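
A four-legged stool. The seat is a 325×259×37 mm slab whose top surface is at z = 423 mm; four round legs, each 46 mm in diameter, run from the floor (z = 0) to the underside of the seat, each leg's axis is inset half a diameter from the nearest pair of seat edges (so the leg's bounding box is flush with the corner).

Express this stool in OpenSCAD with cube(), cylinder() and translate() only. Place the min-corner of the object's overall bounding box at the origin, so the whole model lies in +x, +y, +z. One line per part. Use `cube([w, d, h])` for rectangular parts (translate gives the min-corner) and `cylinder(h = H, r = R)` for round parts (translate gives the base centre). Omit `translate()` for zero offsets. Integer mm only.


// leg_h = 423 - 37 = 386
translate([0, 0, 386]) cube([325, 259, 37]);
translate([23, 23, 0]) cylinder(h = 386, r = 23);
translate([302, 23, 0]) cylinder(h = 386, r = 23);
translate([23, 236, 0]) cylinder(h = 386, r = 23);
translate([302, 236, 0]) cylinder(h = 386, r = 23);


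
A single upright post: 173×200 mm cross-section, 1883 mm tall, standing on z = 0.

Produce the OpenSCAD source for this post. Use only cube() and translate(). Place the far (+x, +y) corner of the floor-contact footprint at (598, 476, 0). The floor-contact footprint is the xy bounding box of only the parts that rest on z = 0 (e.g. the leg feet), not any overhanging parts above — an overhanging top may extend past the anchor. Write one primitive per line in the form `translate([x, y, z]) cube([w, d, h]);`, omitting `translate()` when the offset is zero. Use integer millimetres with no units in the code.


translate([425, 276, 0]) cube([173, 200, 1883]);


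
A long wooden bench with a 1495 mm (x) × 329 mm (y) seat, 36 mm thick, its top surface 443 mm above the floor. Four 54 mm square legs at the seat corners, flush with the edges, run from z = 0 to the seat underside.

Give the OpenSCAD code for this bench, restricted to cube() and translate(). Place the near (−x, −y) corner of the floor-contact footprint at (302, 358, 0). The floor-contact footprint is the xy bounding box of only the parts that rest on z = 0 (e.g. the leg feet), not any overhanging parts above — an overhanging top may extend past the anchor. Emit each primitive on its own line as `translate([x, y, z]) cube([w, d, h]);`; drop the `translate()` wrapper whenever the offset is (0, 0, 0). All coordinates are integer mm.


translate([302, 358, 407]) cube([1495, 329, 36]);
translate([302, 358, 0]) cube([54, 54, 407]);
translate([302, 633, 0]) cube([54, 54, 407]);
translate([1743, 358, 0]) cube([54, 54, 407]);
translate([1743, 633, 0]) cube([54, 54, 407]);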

—————

**Work instructions:** Please copy out each line of the listing above that contains the string "legs".

**Solution for this problem:**
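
A four-legged stool. The seat is a 325×259×37 mm slab whose top surface is at z = 423 mm; four round legs, each 46 mm in diameter, run from the floor (z = 0) to the underside of the seat, each leg's axis is inset half a diameter from the nearest pair of seat edges (so the leg's bounding box is flush with the corner).
A long wooden bench with a 1495 mm (x) × 329 mm (y) seat, 36 mm thick, its top surface 443 mm above the floor. Four 54 mm square legs at the seat corners, flush with the edges, run from z = 0 to the seat underside.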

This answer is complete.